**WORK ITEM:** Look for the word "provides" in the records, and copy each line where it appears.
[[ MATERIALS PROVIDED, beginning ]]
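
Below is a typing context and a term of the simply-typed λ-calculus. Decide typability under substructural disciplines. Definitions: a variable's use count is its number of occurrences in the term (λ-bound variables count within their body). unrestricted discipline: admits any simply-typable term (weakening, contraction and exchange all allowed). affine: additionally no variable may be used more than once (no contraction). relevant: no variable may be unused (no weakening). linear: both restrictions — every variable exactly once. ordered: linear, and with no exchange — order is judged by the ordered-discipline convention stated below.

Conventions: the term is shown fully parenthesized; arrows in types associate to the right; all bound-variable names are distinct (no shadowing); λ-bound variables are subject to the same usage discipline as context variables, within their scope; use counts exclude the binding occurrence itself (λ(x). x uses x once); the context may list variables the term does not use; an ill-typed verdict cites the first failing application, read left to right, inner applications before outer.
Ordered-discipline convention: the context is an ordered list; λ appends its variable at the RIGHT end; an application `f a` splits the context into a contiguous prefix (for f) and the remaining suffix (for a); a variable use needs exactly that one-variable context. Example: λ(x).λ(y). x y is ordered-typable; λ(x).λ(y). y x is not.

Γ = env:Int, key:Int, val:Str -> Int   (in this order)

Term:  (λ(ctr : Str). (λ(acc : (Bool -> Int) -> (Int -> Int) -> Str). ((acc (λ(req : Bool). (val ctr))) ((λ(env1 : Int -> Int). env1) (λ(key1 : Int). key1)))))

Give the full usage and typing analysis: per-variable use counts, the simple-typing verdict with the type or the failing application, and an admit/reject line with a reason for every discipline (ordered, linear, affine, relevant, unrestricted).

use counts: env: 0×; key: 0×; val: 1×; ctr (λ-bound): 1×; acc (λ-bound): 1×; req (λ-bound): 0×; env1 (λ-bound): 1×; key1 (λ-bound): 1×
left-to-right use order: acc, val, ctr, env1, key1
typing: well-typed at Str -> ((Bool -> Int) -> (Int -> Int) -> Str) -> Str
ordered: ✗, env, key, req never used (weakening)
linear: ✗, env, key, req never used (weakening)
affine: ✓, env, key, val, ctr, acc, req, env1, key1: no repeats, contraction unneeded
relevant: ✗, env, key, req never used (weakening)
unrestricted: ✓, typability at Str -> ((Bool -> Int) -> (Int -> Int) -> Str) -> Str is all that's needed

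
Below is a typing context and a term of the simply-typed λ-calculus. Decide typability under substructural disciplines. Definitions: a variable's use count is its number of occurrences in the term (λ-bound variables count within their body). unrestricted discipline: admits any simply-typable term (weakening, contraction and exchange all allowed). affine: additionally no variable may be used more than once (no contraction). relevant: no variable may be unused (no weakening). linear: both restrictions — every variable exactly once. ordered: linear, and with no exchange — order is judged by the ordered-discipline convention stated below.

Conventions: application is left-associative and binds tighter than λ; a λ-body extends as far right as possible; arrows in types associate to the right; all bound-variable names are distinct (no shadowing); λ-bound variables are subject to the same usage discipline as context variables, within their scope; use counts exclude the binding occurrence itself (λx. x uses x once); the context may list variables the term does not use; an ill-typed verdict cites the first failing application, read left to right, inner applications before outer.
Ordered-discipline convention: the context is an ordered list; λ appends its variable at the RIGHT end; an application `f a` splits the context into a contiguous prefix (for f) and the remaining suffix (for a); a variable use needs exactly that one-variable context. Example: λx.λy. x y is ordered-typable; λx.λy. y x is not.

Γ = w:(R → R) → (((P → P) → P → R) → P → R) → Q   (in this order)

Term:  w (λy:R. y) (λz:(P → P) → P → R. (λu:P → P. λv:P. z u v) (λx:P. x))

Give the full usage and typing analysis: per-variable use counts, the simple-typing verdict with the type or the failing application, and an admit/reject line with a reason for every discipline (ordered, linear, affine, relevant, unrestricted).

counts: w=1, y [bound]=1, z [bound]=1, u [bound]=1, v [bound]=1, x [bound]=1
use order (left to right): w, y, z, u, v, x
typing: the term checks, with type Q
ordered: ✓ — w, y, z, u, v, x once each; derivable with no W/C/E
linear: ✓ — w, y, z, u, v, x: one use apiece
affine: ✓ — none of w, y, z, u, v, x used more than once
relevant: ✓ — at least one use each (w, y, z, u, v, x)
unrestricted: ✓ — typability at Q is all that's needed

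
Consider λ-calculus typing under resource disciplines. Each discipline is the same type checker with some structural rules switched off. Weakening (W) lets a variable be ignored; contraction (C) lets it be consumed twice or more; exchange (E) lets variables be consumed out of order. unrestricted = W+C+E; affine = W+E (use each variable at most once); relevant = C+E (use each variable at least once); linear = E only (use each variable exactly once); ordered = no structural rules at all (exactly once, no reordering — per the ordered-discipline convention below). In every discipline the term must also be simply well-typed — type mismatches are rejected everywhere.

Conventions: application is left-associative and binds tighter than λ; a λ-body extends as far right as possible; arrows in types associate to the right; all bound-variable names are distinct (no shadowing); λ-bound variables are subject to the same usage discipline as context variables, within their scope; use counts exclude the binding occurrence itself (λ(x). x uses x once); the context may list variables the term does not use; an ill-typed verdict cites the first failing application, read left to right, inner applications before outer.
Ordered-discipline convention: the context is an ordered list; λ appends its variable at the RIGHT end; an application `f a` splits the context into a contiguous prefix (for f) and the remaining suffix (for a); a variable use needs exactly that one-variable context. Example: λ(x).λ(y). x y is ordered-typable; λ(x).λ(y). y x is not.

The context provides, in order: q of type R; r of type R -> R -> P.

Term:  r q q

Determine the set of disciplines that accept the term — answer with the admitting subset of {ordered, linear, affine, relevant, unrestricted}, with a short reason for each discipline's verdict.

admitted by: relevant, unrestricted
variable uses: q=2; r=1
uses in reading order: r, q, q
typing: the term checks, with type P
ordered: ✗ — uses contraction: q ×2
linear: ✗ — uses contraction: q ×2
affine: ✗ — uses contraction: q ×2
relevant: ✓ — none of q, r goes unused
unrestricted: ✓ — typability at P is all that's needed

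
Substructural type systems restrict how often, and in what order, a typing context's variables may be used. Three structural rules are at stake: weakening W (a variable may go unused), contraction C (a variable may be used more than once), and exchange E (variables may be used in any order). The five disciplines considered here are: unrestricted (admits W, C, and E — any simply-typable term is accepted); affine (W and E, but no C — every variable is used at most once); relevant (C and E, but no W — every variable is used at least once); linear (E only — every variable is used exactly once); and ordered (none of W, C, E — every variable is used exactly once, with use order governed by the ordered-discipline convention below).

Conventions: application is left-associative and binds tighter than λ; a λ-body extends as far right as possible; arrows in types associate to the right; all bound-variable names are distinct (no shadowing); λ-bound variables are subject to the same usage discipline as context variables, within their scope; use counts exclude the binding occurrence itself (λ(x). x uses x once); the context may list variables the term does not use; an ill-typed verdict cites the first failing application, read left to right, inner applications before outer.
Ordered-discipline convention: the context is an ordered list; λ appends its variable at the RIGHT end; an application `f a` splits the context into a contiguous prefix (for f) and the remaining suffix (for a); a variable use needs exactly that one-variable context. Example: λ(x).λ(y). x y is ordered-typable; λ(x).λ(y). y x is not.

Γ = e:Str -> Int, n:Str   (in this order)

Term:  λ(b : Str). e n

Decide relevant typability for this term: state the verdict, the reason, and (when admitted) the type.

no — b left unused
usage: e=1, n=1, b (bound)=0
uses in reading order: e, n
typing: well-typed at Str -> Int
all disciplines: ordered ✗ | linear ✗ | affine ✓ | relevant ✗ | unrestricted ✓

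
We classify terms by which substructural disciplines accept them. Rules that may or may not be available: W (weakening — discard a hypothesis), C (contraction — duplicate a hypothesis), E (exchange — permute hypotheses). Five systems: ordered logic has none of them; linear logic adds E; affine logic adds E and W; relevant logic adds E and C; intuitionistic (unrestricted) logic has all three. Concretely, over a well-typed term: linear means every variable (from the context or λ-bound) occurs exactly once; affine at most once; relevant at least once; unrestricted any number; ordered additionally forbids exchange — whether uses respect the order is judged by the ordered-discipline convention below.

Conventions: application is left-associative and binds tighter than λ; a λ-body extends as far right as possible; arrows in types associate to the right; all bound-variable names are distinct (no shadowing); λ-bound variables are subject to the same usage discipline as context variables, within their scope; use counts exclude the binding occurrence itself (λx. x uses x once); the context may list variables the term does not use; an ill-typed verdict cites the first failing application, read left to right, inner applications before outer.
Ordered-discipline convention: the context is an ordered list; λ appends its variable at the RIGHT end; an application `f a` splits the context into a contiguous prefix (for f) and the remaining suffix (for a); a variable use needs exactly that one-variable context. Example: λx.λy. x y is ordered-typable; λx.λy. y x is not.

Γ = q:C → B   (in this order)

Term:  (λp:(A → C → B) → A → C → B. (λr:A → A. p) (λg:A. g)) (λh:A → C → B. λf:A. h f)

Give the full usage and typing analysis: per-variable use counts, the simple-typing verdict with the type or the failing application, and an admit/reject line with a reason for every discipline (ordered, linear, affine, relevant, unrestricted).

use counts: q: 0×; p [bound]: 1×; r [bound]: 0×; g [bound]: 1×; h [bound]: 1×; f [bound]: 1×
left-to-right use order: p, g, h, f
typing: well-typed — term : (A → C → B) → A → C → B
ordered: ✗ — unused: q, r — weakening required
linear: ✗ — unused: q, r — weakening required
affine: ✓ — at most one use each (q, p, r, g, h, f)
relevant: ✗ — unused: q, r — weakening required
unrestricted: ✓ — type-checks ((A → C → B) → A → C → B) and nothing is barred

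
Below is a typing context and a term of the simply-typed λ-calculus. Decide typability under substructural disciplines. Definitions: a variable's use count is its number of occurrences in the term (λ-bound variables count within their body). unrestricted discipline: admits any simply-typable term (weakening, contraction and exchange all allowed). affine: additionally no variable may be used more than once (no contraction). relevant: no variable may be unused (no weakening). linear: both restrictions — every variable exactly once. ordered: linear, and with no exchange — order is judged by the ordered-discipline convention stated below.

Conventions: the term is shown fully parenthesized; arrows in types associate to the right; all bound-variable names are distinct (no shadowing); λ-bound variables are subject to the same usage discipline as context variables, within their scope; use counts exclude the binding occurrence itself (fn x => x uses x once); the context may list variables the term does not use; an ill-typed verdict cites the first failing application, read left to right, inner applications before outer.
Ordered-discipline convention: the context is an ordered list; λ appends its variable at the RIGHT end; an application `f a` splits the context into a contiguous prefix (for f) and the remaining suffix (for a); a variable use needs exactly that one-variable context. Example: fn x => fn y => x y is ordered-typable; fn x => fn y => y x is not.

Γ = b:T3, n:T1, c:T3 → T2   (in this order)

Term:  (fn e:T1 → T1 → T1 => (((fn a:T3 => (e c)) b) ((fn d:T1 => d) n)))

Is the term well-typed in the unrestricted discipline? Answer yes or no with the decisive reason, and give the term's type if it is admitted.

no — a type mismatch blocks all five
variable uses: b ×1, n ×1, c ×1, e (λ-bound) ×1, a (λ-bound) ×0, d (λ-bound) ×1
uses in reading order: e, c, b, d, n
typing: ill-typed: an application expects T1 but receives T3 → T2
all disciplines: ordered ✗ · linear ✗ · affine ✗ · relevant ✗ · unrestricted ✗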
[[ MATERIALS PROVIDED, end ]]
[[ MATERIALS PROVIDED, beginning ]]
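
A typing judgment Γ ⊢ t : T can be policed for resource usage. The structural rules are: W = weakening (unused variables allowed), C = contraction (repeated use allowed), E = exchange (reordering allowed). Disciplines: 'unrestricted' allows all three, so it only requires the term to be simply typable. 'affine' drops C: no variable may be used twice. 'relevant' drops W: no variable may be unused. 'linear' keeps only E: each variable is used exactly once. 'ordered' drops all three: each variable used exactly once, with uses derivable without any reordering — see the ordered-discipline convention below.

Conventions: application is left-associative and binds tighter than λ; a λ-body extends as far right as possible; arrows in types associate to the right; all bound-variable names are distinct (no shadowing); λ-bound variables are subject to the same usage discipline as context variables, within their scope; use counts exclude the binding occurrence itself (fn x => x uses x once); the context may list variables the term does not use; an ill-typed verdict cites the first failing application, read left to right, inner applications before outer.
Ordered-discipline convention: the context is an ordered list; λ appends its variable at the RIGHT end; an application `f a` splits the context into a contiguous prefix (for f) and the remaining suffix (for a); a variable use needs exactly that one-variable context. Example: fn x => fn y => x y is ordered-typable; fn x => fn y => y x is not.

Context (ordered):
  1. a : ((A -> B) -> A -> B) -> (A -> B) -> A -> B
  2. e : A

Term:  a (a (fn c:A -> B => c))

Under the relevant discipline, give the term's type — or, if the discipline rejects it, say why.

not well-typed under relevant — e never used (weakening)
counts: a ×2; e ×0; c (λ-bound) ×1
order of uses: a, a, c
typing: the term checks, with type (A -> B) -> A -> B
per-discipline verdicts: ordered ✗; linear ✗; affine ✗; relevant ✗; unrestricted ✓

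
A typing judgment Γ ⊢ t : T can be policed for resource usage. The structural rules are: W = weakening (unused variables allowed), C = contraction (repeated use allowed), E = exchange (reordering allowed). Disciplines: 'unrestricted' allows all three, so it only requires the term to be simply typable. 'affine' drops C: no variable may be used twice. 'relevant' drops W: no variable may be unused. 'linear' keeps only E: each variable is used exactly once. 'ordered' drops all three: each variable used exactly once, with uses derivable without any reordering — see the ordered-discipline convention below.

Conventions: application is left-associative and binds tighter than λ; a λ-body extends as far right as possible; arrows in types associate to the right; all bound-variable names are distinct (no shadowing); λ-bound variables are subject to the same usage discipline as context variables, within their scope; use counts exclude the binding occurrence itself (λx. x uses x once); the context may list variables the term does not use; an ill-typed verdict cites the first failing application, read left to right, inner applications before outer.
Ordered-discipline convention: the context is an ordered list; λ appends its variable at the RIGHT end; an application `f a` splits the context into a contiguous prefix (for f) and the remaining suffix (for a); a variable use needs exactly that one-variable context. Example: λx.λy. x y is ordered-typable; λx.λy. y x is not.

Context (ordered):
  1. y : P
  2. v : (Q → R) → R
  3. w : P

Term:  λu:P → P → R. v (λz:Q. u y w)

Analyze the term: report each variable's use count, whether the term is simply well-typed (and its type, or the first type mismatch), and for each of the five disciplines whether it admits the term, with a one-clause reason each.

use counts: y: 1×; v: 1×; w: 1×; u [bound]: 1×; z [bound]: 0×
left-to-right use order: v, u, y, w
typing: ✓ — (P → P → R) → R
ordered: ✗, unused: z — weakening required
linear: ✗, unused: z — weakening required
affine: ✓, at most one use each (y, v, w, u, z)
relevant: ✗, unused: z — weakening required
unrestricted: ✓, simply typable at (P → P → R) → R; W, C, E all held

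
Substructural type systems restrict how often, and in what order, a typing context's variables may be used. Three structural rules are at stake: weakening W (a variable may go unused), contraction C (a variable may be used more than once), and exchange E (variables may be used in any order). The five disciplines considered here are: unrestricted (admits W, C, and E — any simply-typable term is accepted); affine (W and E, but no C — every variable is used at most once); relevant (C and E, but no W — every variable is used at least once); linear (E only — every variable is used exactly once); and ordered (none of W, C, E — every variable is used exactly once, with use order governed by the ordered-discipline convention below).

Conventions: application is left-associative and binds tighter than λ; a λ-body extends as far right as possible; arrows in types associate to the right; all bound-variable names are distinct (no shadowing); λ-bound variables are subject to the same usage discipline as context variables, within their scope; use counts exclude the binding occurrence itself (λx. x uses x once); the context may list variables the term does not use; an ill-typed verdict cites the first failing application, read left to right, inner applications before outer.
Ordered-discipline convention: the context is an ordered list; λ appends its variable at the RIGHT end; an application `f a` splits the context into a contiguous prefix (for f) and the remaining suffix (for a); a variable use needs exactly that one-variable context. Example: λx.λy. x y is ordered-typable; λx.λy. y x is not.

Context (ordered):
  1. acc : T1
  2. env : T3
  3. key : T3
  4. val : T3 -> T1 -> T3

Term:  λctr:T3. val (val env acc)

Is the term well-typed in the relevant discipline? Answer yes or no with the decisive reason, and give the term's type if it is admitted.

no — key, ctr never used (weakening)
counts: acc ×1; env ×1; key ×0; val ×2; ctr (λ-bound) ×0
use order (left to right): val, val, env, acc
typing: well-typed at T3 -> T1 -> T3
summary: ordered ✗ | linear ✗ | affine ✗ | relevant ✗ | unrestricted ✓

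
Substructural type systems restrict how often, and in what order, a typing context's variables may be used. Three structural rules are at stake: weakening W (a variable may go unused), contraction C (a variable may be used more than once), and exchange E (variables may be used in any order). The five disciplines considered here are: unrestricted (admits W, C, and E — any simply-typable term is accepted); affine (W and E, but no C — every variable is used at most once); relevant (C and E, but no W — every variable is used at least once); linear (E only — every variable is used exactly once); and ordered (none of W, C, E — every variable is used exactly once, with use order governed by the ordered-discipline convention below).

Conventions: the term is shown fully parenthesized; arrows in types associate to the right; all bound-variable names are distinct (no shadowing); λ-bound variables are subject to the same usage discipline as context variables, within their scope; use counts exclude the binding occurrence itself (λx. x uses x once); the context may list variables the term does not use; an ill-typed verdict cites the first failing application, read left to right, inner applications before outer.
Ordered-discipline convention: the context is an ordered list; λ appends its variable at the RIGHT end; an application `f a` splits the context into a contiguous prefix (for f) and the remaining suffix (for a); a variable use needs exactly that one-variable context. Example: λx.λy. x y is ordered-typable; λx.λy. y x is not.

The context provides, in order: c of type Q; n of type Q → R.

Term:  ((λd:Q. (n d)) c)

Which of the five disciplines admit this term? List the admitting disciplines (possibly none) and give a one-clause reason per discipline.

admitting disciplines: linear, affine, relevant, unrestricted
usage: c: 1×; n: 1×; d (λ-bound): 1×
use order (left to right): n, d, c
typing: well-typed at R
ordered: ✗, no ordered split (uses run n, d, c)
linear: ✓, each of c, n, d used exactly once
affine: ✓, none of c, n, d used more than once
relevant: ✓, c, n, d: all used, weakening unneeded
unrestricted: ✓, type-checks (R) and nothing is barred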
[[ MATERIALS PROVIDED, end ]]
[[ MATERIALS PROVIDED, beginning ]]
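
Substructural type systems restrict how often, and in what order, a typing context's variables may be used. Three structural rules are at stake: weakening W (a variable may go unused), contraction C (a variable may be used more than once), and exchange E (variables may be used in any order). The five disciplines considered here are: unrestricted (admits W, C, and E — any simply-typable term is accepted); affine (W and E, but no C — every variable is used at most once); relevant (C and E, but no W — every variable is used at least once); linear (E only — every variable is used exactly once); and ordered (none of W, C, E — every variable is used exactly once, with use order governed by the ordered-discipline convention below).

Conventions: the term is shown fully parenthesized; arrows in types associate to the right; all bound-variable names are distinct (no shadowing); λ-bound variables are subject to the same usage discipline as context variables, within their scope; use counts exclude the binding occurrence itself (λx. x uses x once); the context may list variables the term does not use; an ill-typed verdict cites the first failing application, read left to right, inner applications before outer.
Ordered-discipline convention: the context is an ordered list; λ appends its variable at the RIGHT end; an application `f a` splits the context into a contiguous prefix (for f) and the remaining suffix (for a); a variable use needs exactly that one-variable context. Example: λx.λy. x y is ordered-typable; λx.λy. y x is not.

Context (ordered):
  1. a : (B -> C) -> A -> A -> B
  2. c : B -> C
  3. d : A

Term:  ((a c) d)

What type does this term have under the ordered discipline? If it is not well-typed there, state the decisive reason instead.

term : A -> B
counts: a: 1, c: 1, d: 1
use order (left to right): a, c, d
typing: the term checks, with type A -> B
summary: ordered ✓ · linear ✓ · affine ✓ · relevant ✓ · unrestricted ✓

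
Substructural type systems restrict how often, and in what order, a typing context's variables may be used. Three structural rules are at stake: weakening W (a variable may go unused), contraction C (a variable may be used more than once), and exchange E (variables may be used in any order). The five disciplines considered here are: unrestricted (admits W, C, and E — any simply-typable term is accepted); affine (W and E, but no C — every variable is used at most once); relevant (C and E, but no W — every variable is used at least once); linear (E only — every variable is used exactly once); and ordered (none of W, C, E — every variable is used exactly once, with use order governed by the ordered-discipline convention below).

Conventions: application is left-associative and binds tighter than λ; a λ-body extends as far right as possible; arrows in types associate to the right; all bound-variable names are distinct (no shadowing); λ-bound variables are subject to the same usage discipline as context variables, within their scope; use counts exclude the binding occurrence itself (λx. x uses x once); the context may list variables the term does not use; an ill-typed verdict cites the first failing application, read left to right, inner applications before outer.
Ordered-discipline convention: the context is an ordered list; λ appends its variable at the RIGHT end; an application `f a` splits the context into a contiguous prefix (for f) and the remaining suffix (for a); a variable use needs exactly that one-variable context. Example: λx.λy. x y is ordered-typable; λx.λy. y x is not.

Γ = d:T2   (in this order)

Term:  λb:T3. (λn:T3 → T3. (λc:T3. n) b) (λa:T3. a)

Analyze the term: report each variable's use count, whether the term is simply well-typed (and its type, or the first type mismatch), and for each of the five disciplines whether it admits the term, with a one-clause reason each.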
[[ MATERIALS PROVIDED, end ]]
**SOLUTION FOR THIS TASK:**
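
The context provides, in order: q of type R; r of type R -> R -> P.
The context provides, in order: c of type Q; n of type Q → R.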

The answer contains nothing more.